**What the task asks**: In full and without alteration, reproduce every record.
─── Exercise data ───
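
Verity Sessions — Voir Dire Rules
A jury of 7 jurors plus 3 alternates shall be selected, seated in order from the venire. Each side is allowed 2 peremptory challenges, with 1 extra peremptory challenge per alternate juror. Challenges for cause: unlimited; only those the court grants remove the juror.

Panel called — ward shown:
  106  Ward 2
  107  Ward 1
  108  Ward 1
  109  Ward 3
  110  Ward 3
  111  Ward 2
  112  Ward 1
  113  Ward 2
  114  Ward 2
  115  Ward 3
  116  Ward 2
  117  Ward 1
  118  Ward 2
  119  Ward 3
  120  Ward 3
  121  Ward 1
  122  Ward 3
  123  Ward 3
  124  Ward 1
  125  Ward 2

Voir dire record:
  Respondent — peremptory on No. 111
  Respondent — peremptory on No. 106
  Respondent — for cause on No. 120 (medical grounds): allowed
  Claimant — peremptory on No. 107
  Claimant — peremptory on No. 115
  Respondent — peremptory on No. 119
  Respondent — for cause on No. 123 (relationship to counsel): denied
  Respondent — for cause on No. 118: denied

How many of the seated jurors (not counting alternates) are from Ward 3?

2

Removed: #106, #107, #111, #115, #119, #120.
Seated jurors 1–7: #108, #109, #110, #112, #113, #114, #116 (alternates #117, #118, #121 not counted).
Of those, in Ward 3: #109, #110 → 2.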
───
**Answer area**:
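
Verity Sessions — Voir Dire Rules
A jury of 7 jurors plus 3 alternates shall be selected, seated in order from the venire. Each side is allowed 2 peremptory challenges, with 1 extra peremptory challenge per alternate juror. Challenges for cause: unlimited; only those the court grants remove the juror.

Panel called — ward shown:
  106  Ward 2
  107  Ward 1
  108  Ward 1
  109  Ward 3
  110  Ward 3
  111  Ward 2
  112  Ward 1
  113  Ward 2
  114  Ward 2
  115  Ward 3
  116  Ward 2
  117  Ward 1
  118  Ward 2
  119  Ward 3
  120  Ward 3
  121  Ward 1
  122  Ward 3
  123  Ward 3
  124  Ward 1
  125  Ward 2

Voir dire record:
  Respondent — peremptory on No. 111
  Respondent — peremptory on No. 106
  Respondent — for cause on No. 120 (medical grounds): allowed
  Claimant — peremptory on No. 107
  Claimant — peremptory on No. 115
  Respondent — peremptory on No. 119
  Respondent — for cause on No. 123 (relationship to counsel): denied
  Respondent — for cause on No. 118: denied

How many of the seated jurors (not counting alternates) are from Ward 3?

2

Removed: #106, #107, #111, #115, #119, #120.
Seated jurors 1–7: #108, #109, #110, #112, #113, #114, #116 (alternates #117, #118, #121 not counted).
Of those, in Ward 3: #109, #110 → 2.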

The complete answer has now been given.